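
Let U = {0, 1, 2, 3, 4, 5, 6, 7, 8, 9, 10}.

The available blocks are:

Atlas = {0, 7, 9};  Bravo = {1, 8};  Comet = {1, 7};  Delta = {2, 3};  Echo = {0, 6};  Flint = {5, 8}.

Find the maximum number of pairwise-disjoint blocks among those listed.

Comet, Delta, Echo, Flint are pairwise disjoint (Comet={1,7}; Delta={2,3}; Echo={0,6}; Flint={5,8}).
Every remaining block overlaps one of these, and no 5 of the listed blocks are pairwise disjoint, so 4 is the maximum.

4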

———

● What is required: Set down the entire listing once more, keeping every line exactly as it reads.

● Task answer:
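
Let U = {0, 1, 2, 3, 4, 5, 6, 7, 8, 9, 10}.

The available blocks are:

Atlas = {0, 7, 9};  Bravo = {1, 8};  Comet = {1, 7};  Delta = {2, 3};  Echo = {0, 6};  Flint = {5, 8}.

Find the maximum number of pairwise-disjoint blocks among those listed.

Comet, Delta, Echo, Flint are pairwise disjoint (Comet={1,7}; Delta={2,3}; Echo={0,6}; Flint={5,8}).
Every remaining block overlaps one of these, and no 5 of the listed blocks are pairwise disjoint, so 4 is the maximum.

4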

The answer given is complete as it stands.